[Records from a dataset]
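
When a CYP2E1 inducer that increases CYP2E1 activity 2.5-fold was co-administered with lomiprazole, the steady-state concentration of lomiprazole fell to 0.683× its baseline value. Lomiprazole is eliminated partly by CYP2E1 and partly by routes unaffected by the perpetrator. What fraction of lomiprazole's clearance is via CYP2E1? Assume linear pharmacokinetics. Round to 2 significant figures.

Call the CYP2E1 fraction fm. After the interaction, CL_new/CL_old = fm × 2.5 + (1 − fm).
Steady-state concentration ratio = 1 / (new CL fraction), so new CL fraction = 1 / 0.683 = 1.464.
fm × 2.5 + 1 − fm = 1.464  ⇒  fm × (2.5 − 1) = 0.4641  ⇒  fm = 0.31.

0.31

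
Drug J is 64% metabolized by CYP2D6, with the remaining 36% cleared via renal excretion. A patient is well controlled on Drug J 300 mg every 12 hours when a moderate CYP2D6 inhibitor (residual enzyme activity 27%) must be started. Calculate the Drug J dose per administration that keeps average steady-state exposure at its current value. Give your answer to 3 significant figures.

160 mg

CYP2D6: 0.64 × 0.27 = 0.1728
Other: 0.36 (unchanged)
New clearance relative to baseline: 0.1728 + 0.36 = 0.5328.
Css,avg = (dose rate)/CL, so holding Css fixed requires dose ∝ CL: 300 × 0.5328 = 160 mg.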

Exercise aim:
Reproduce every entry above exactly as it was written.

Output of the task:
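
When a CYP2E1 inducer that increases CYP2E1 activity 2.5-fold was co-administered with lomiprazole, the steady-state concentration of lomiprazole fell to 0.683× its baseline value. Lomiprazole is eliminated partly by CYP2E1 and partly by routes unaffected by the perpetrator. What fraction of lomiprazole's clearance is via CYP2E1? Assume linear pharmacokinetics. Round to 2 significant figures.

Call the CYP2E1 fraction fm. After the interaction, CL_new/CL_old = fm × 2.5 + (1 − fm).
Steady-state concentration ratio = 1 / (new CL fraction), so new CL fraction = 1 / 0.683 = 1.464.
fm × 2.5 + 1 − fm = 1.464  ⇒  fm × (2.5 − 1) = 0.4641  ⇒  fm = 0.31.

0.31

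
Drug J is 64% metabolized by CYP2D6, with the remaining 36% cleared via renal excretion. A patient is well controlled on Drug J 300 mg every 12 hours when a moderate CYP2D6 inhibitor (residual enzyme activity 27%) must be started. Calculate the Drug J dose per administration that keeps average steady-state exposure at its current value. Give your answer to 3 significant figures.

160 mg

CYP2D6: 0.64 × 0.27 = 0.1728
Other: 0.36 (unchanged)
New clearance relative to baseline: 0.1728 + 0.36 = 0.5328.
Css,avg = (dose rate)/CL, so holding Css fixed requires dose ∝ CL: 300 × 0.5328 = 160 mg.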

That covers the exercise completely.